Before you finish, make sure each line of the records has been retyped exactly.

[[ Data supplied, beginning ]]

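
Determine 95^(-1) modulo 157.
Since 157 is prime, by Fermat 95^(-1) ≡ 95^{155} ≡ 119 mod 157. Verify: 95 × 119 = 11305 ≡ 1 mod 157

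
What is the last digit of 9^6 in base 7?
Using Fermat: 9^{6} ≡ 1 mod 7. 6 ≡ 0 mod 6. So 9^{6} ≡ 9^{0} ≡ 1 mod 7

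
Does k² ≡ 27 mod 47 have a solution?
By Euler's criterion: 27^{23} ≡ 1 mod 47. Since this equals 1, 27 is a QR.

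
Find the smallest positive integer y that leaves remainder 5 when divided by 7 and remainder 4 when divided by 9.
M = 7 × 9 = 63. M₁ = 9, y₁ ≡ 4 (mod 7). M₂ = 7, y₂ ≡ 4 (mod 9). y = 5×9×4 + 4×7×4 ≡ 40 (mod 63)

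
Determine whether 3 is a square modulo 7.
By Euler's criterion: 3^{3} ≡ 6 (mod 7). Since this equals -1 (≡ 6), 3 is not a QR.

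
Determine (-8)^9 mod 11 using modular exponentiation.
By repeated squaring (mod 11): (-8)^{1}≡3, (-8)^{2}≡9, (-8)^{4}≡4, (-8)^{8}≡5. Then (-8)^{9} = (-8)^{8+1} ≡ 5 × 3 ≡ 4 (mod 11)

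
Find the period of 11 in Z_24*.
Powers of 11 mod 24: 11^1≡11, 11^2≡1. So the order of 11 is 2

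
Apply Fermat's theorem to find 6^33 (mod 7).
By Fermat: 6^{6} ≡ 1 (mod 7). 33 = 5×6 + 3. So 6^{33} ≡ 6^{3} ≡ 6 (mod 7)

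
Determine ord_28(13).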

[[ Data supplied, end ]]

> [Answer]
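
Determine 95^(-1) modulo 157.
Since 157 is prime, by Fermat 95^(-1) ≡ 95^{155} ≡ 119 mod 157. Verify: 95 × 119 = 11305 ≡ 1 mod 157

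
What is the last digit of 9^6 in base 7?
Using Fermat: 9^{6} ≡ 1 mod 7. 6 ≡ 0 mod 6. So 9^{6} ≡ 9^{0} ≡ 1 mod 7

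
Does k² ≡ 27 mod 47 have a solution?
By Euler's criterion: 27^{23} ≡ 1 mod 47. Since this equals 1, 27 is a QR.

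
Find the smallest positive integer y that leaves remainder 5 when divided by 7 and remainder 4 when divided by 9.
M = 7 × 9 = 63. M₁ = 9, y₁ ≡ 4 (mod 7). M₂ = 7, y₂ ≡ 4 (mod 9). y = 5×9×4 + 4×7×4 ≡ 40 (mod 63)

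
Determine whether 3 is a square modulo 7.
By Euler's criterion: 3^{3} ≡ 6 (mod 7). Since this equals -1 (≡ 6), 3 is not a QR.

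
Determine (-8)^9 mod 11 using modular exponentiation.
By repeated squaring (mod 11): (-8)^{1}≡3, (-8)^{2}≡9, (-8)^{4}≡4, (-8)^{8}≡5. Then (-8)^{9} = (-8)^{8+1} ≡ 5 × 3 ≡ 4 (mod 11)

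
Find the period of 11 in Z_24*.
Powers of 11 mod 24: 11^1≡11, 11^2≡1. So the order of 11 is 2

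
Apply Fermat's theorem to find 6^33 (mod 7).
By Fermat: 6^{6} ≡ 1 (mod 7). 33 = 5×6 + 3. So 6^{33} ≡ 6^{3} ≡ 6 (mod 7)

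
Determine ord_28(13).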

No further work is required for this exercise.